• **GIVEN DATA**:
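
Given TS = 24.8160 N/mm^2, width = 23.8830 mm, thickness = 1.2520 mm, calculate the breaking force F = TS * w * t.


Formula: F = TS * w * t
Substituting: F = 24.8160 * 23.8830 * 1.2520
Result: 742.0360 N


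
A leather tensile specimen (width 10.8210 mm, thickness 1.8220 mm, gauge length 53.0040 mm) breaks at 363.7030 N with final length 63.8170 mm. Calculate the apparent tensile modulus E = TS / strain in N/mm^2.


TS = F / (w * t) = 363.7030 / (10.8210 * 1.8220) = 18.4472 N/mm^2
strain = (Lf - L0) / L0 = (63.8170 - 53.0040) / 53.0040 = 0.2040
E = TS / strain = 18.4472 / 0.2040 = 90.4260 N/mm^2


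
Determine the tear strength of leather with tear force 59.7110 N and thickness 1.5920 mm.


Formula: Tear strength = force / thickness
Substituting: Tear strength = 59.7110 / 1.5920
Result: 37.5069 N/mm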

• **WHAT YOU NEED TO DO**: Print out every entry, keeping each one exact.

• **SOLUTION TO THE EXERCISE**:
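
Given TS = 24.8160 N/mm^2, width = 23.8830 mm, thickness = 1.2520 mm, calculate the breaking force F = TS * w * t.


Formula: F = TS * w * t
Substituting: F = 24.8160 * 23.8830 * 1.2520
Result: 742.0360 N


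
A leather tensile specimen (width 10.8210 mm, thickness 1.8220 mm, gauge length 53.0040 mm) breaks at 363.7030 N with final length 63.8170 mm. Calculate the apparent tensile modulus E = TS / strain in N/mm^2.


TS = F / (w * t) = 363.7030 / (10.8210 * 1.8220) = 18.4472 N/mm^2
strain = (Lf - L0) / L0 = (63.8170 - 53.0040) / 53.0040 = 0.2040
E = TS / strain = 18.4472 / 0.2040 = 90.4260 N/mm^2


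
Determine the tear strength of leather with tear force 59.7110 N and thickness 1.5920 mm.


Formula: Tear strength = force / thickness
Substituting: Tear strength = 59.7110 / 1.5920
Result: 37.5069 N/mm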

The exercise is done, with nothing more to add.